- _Records for this task_:
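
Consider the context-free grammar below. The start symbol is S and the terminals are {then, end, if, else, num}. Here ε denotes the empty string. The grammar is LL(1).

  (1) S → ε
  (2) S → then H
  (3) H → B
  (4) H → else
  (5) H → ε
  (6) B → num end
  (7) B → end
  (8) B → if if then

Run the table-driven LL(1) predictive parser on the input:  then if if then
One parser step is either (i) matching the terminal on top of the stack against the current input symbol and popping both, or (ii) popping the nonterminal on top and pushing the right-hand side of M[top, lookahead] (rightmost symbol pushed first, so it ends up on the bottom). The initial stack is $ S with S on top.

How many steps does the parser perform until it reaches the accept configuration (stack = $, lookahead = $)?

7

     Stack         Input              Action
  1  $ S           then if if then $  expand S → then H
  2  $ H then      then if if then $  match then
  3  $ H           if if then $       expand H → B
  4  $ B           if if then $       expand B → if if then
  5  $ then if if  if if then $       match if
  6  $ then if     if then $          match if
  7  $ then        then $             match then
Accept reached after 7 steps.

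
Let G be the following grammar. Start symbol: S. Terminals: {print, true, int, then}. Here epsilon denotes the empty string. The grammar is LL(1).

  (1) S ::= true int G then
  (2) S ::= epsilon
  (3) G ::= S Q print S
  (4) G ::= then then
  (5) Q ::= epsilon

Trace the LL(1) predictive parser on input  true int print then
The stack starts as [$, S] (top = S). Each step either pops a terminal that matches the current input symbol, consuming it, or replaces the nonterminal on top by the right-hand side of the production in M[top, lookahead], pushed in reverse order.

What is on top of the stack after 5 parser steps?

step 1: stack=$ S  input=true int print then $  — expand S ::= true int G then
step 2: stack=$ then G int true  input=true int print then $  — match true
step 3: stack=$ then G int  input=int print then $  — match int
step 4: stack=$ then G  input=print then $  — expand G ::= S Q print S
step 5: stack=$ then S print Q S  input=print then $  — expand S ::= epsilon
Stack after step 5: $ then S print Q (top = Q).

Q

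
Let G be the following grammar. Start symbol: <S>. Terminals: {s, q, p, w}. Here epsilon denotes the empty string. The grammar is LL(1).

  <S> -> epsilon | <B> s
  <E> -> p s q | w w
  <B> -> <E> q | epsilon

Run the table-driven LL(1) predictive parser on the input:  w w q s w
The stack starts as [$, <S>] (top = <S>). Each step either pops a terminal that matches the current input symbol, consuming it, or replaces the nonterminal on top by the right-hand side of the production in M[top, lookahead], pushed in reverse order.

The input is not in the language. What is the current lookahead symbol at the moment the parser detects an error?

w

step 1: stack=$ <S>  input=w w q s w $  — expand <S> -> <B> s
step 2: stack=$ s <B>  input=w w q s w $  — expand <B> -> <E> q
step 3: stack=$ s q <E>  input=w w q s w $  — expand <E> -> w w
step 4: stack=$ s q w w  input=w w q s w $  — match w
step 5: stack=$ s q w  input=w q s w $  — match w
step 6: stack=$ s q  input=q s w $  — match q
step 7: stack=$ s  input=s w $  — match s
step 8: stack=$  input=w $  — error: stack empty but input remains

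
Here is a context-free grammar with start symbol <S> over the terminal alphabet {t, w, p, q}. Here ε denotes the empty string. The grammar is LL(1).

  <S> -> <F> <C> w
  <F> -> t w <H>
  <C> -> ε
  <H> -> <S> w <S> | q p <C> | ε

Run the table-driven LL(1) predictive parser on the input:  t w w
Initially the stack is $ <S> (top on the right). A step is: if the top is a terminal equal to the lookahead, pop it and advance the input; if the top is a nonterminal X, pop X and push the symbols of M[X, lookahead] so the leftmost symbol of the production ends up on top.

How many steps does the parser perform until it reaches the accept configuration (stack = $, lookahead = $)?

     Stack            Input    Action
  1  $ <S>            t w w $  expand <S> -> <F> <C> w
  2  $ w <C> <F>      t w w $  expand <F> -> t w <H>
  3  $ w <C> <H> w t  t w w $  match t
  4  $ w <C> <H> w    w w $    match w
  5  $ w <C> <H>      w $      expand <H> -> ε
  6  $ w <C>          w $      expand <C> -> ε
  7  $ w              w $      match w
Accept reached after 7 steps.

7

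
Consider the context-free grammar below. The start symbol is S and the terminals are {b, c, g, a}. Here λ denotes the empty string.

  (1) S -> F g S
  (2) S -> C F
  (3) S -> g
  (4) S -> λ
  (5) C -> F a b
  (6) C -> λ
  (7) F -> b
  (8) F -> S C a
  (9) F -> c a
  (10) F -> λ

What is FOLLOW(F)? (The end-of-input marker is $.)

FIRST(S): from S->F g S we get {a, b, c, g}; from S->C F we get {λ, a, b, c, g}; from S->g we get {g}; from S->λ we get {λ}. So FIRST(S) = {λ, a, b, c, g}.
FIRST(C): from C->F a b we get {a, b, c, g}; from C->λ we get {λ}. So FIRST(C) = {λ, a, b, c, g}.
FIRST(F): from F->b we get {b}; from F->S C a we get {a, b, c, g}; from F->c a we get {c}; from F->λ we get {λ}. So FIRST(F) = {λ, a, b, c, g}.
FOLLOW(S) includes $ since S is the start symbol.
FOLLOW(S): in S->F g S, the suffix after S is empty (adds nothing new); in F->S C a, S is followed by C a with FIRST {a, b, c, g}. Thus FOLLOW(S) = {$, a, b, c, g}.
FOLLOW(C): in S->C F, C is followed by F with FIRST {λ, a, b, c, g}; in S->C F, the suffix after C is nullable, so FOLLOW(C) ⊇ FOLLOW(S) = {$, a, b, c, g}; in F->S C a, C is followed by a with FIRST {a}. Thus FOLLOW(C) = {$, a, b, c, g}.
FOLLOW(F): in S->F g S, F is followed by g S with FIRST {g}; in S->C F, the suffix after F is empty, so FOLLOW(F) ⊇ FOLLOW(S) = {$, a, b, c, g}; in C->F a b, F is followed by a b with FIRST {a}. Thus FOLLOW(F) = {$, a, b, c, g}.

{$, a, b, c, g}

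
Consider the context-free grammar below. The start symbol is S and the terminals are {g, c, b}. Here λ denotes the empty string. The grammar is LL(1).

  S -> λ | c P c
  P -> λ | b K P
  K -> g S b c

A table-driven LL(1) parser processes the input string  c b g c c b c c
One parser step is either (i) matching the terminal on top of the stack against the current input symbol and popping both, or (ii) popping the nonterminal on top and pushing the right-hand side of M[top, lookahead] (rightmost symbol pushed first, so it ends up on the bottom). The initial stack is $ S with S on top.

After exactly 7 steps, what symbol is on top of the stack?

step 1: stack=$ S  input=c b g c c b c c $  — expand S -> c P c
step 2: stack=$ c P c  input=c b g c c b c c $  — match c
step 3: stack=$ c P  input=b g c c b c c $  — expand P -> b K P
step 4: stack=$ c P K b  input=b g c c b c c $  — match b
step 5: stack=$ c P K  input=g c c b c c $  — expand K -> g S b c
step 6: stack=$ c P c b S g  input=g c c b c c $  — match g
step 7: stack=$ c P c b S  input=c c b c c $  — expand S -> c P c
Stack after step 7: $ c P c b c P c (top = c).

c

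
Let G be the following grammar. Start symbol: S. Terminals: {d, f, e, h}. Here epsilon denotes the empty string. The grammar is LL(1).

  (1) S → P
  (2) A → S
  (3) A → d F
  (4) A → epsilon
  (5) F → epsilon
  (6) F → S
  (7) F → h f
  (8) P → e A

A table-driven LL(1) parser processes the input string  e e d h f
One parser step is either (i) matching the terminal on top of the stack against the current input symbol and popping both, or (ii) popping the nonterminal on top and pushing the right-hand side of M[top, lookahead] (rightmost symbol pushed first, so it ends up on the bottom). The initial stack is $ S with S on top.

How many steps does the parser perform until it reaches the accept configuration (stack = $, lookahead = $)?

step 1: stack=$ S  input=e e d h f $  — expand S → P
step 2: stack=$ P  input=e e d h f $  — expand P → e A
step 3: stack=$ A e  input=e e d h f $  — match e
step 4: stack=$ A  input=e d h f $  — expand A → S
step 5: stack=$ S  input=e d h f $  — expand S → P
step 6: stack=$ P  input=e d h f $  — expand P → e A
step 7: stack=$ A e  input=e d h f $  — match e
step 8: stack=$ A  input=d h f $  — expand A → d F
step 9: stack=$ F d  input=d h f $  — match d
step 10: stack=$ F  input=h f $  — expand F → h f
step 11: stack=$ f h  input=h f $  — match h
step 12: stack=$ f  input=f $  — match f
Accept reached after 12 steps.

12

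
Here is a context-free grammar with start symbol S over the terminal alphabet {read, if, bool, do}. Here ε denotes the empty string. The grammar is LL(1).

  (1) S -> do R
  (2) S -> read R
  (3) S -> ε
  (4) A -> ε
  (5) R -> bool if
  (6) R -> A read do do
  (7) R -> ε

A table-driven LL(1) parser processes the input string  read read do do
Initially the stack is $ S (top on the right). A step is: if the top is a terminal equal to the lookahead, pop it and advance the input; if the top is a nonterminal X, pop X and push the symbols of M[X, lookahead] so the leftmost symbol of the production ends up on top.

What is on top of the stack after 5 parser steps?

do

     Stack           Input              Action
  1  $ S             read read do do $  expand S -> read R
  2  $ R read        read read do do $  match read
  3  $ R             read do do $       expand R -> A read do do
  4  $ do do read A  read do do $       expand A -> ε
  5  $ do do read    read do do $       match read
Stack after step 5: $ do do (top = do).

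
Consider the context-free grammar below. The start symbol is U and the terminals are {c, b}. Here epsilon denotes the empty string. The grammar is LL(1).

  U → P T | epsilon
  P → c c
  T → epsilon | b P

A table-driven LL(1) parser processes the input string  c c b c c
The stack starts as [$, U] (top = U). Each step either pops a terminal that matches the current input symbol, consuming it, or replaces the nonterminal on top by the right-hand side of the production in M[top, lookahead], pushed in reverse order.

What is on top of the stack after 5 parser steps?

step 1: stack=$ U  input=c c b c c $  — expand U → P T
step 2: stack=$ T P  input=c c b c c $  — expand P → c c
step 3: stack=$ T c c  input=c c b c c $  — match c
step 4: stack=$ T c  input=c b c c $  — match c
step 5: stack=$ T  input=b c c $  — expand T → b P
Stack after step 5: $ P b (top = b).

b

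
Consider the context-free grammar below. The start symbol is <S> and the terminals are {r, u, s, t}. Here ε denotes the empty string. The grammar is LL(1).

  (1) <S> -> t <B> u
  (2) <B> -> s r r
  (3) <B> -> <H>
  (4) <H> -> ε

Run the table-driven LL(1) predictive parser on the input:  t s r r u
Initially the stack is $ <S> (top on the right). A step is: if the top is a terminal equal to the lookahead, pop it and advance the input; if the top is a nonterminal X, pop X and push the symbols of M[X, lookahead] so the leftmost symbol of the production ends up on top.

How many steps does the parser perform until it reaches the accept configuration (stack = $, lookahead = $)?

7

step 1: stack=$ <S>  input=t s r r u $  — expand <S> -> t <B> u
step 2: stack=$ u <B> t  input=t s r r u $  — match t
step 3: stack=$ u <B>  input=s r r u $  — expand <B> -> s r r
step 4: stack=$ u r r s  input=s r r u $  — match s
step 5: stack=$ u r r  input=r r u $  — match r
step 6: stack=$ u r  input=r u $  — match r
step 7: stack=$ u  input=u $  — match u
Accept reached after 7 steps.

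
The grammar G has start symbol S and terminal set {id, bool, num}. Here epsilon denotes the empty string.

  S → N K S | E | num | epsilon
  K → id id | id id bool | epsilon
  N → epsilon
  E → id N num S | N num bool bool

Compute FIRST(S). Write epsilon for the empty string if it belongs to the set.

FIRST(K) = {epsilon, id}
FIRST(N) = {epsilon}
FIRST(E) = {id, num}  (via N num bool bool)
FIRST(S) = {epsilon, id, num}  (via N K S, E)

{epsilon, id, num}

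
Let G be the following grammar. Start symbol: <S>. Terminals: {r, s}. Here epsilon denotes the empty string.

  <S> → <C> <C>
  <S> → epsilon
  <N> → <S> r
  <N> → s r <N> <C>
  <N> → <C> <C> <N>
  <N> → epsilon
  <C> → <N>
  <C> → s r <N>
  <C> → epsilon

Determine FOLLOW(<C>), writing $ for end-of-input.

FIRST(<S>) = {epsilon, r, s}  (via <C> <C>)
FIRST(<N>) = {epsilon, r, s}  (via <S> r, <C> <C> <N>)
FIRST(<C>) = {epsilon, r, s}  (via <N>)
FOLLOW(<S>) includes $ since <S> is the start symbol.
FOLLOW(<S>): in <N>→<S> r, <S> is followed by r with FIRST {r}. Thus FOLLOW(<S>) = {$, r}.
FOLLOW(<N>): in <N>→s r <N> <C>, <N> is followed by <C> with FIRST {epsilon, r, s}; in <N>→s r <N> <C>, the suffix after <N> is nullable (adds nothing new); in <N>→<C> <C> <N>, the suffix after <N> is empty (adds nothing new); in <C>→<N>, the suffix after <N> is empty, so FOLLOW(<N>) ⊇ FOLLOW(<C>) = {$, r, s}; in <C>→s r <N>, the suffix after <N> is empty, so FOLLOW(<N>) ⊇ FOLLOW(<C>) = {$, r, s}. Thus FOLLOW(<N>) = {$, r, s}.
FOLLOW(<C>): in <S>→<C> <C> (occurrence 1), <C> is followed by <C> with FIRST {epsilon, r, s}; in <S>→<C> <C> (occurrence 1), the suffix after <C> is nullable, so FOLLOW(<C>) ⊇ FOLLOW(<S>) = {$, r}; in <S>→<C> <C> (occurrence 2), the suffix after <C> is empty, so FOLLOW(<C>) ⊇ FOLLOW(<S>) = {$, r}; in <N>→s r <N> <C>, the suffix after <C> is empty, so FOLLOW(<C>) ⊇ FOLLOW(<N>) = {$, r, s}; in <N>→<C> <C> <N> (occurrence 1), <C> is followed by <C> <N> with FIRST {epsilon, r, s}; in <N>→<C> <C> <N> (occurrence 1), the suffix after <C> is nullable, so FOLLOW(<C>) ⊇ FOLLOW(<N>) = {$, r, s}; in <N>→<C> <C> <N> (occurrence 2), <C> is followed by <N> with FIRST {epsilon, r, s}; in <N>→<C> <C> <N> (occurrence 2), the suffix after <C> is nullable, so FOLLOW(<C>) ⊇ FOLLOW(<N>) = {$, r, s}. Thus FOLLOW(<C>) = {$, r, s}.

{$, r, s}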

- _Your goal_: Would you retype the lines above from the one with "Here is a context-free grammar with start symbol S" down to the one with "Initially the stack is $ S", word for word, both ends included and no other lines?

- _Written response_:
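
Here is a context-free grammar with start symbol S over the terminal alphabet {read, if, bool, do}. Here ε denotes the empty string. The grammar is LL(1).

  (1) S -> do R
  (2) S -> read R
  (3) S -> ε
  (4) A -> ε
  (5) R -> bool if
  (6) R -> A read do do
  (7) R -> ε

A table-driven LL(1) parser processes the input string  read read do do
Initially the stack is $ S (top on the right). A step is: if the top is a terminal equal to the lookahead, pop it and advance the input; if the top is a nonterminal X, pop X and push the symbols of M[X, lookahead] so the leftmost symbol of the production ends up on top.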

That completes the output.